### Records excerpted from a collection
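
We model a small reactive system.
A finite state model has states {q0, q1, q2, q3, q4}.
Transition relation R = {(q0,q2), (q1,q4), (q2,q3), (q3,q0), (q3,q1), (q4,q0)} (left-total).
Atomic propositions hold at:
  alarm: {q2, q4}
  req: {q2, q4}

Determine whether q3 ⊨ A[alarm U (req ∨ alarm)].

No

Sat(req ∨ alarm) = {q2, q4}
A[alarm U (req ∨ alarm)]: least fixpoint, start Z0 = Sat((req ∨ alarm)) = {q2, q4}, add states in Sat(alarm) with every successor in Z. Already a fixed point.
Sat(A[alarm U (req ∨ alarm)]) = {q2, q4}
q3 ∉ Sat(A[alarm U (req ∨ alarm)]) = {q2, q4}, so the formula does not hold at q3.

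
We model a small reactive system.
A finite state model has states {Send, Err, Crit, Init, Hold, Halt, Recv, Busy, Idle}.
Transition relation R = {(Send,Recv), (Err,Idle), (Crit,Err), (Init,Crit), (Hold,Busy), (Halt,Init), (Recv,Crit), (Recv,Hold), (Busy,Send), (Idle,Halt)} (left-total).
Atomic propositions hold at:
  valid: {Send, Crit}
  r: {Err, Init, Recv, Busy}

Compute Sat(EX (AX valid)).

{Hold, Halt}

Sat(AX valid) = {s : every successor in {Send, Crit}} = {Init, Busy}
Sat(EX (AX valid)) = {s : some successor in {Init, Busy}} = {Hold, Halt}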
* * *
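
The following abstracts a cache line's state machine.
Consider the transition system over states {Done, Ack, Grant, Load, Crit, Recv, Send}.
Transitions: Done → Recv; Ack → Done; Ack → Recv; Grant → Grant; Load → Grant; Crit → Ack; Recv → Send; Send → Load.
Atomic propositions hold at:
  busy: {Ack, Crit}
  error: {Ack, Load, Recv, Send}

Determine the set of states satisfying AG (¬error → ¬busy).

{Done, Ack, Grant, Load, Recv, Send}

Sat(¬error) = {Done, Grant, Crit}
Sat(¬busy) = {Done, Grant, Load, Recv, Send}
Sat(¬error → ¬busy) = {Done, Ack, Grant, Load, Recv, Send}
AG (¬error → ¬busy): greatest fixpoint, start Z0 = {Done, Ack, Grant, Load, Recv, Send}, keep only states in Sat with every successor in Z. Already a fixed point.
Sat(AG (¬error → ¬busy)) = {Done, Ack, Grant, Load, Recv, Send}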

### TASK OBJECTIVE
Within the entries, find all lines that contain "finite" and copy each one.

### OUTPUT OF THE EXERCISE
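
A finite state model has states {q0, q1, q2, q3, q4}.
A finite state model has states {Send, Err, Crit, Init, Hold, Halt, Recv, Busy, Idle}.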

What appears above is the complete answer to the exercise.